§ **GIVEN DATA**:
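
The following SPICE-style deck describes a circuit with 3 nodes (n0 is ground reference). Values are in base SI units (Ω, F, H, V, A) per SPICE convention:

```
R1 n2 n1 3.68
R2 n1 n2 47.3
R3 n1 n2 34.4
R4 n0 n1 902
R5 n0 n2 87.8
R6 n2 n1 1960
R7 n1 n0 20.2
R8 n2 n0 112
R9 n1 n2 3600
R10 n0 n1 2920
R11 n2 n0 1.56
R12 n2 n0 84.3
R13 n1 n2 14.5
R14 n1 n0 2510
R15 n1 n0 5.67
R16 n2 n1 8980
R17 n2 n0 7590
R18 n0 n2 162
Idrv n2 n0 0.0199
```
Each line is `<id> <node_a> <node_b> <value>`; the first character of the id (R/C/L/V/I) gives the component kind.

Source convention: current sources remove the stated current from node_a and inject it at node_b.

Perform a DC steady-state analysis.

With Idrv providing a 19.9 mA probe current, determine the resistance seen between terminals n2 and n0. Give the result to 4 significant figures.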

...

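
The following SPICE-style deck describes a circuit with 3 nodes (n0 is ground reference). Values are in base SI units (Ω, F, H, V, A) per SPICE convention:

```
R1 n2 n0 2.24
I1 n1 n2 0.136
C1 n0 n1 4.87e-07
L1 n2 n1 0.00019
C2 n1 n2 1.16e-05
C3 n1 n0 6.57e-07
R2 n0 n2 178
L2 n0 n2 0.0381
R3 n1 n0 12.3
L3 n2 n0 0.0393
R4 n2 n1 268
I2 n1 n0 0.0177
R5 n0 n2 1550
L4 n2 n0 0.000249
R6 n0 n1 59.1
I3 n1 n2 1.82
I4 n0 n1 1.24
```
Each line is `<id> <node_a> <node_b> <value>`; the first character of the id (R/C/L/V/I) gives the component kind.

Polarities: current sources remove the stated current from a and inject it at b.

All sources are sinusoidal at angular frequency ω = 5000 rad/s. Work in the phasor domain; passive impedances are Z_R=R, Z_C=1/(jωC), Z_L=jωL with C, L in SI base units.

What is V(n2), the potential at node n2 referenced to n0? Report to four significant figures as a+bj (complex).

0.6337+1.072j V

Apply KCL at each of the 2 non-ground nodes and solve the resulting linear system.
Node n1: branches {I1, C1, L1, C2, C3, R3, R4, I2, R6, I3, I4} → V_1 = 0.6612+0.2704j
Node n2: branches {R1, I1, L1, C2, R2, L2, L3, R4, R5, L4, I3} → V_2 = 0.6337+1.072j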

* * *

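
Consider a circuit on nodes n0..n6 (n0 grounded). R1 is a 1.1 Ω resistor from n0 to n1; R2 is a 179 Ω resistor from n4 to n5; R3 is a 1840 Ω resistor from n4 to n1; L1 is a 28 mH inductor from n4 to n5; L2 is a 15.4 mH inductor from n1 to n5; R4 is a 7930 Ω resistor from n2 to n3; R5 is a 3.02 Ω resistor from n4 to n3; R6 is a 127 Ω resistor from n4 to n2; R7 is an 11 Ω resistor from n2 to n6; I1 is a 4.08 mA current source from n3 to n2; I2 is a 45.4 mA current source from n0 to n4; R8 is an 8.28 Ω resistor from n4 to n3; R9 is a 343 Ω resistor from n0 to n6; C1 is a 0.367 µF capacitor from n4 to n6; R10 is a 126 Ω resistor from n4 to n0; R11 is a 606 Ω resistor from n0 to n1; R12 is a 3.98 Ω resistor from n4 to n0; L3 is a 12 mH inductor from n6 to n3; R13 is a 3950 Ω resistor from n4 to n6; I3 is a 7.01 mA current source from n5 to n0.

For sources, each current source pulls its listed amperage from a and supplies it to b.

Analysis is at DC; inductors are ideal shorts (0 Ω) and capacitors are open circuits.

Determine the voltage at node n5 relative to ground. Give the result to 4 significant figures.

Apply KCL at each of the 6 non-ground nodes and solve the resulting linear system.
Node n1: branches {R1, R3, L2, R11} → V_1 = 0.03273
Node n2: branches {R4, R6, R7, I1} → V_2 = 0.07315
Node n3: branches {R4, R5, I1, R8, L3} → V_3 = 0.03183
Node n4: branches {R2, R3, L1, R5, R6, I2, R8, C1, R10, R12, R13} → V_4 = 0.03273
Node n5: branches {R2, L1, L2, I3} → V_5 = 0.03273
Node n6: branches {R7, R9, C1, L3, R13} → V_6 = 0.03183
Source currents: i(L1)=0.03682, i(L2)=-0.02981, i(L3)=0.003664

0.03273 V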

§ **EXERCISE DETAILS**:
The word to find is "inject". Copy every line of the data that holds it.

§ **TASK RESPONSE**:
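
Source convention: current sources remove the stated current from node_a and inject it at node_b.
Polarities: current sources remove the stated current from a and inject it at b.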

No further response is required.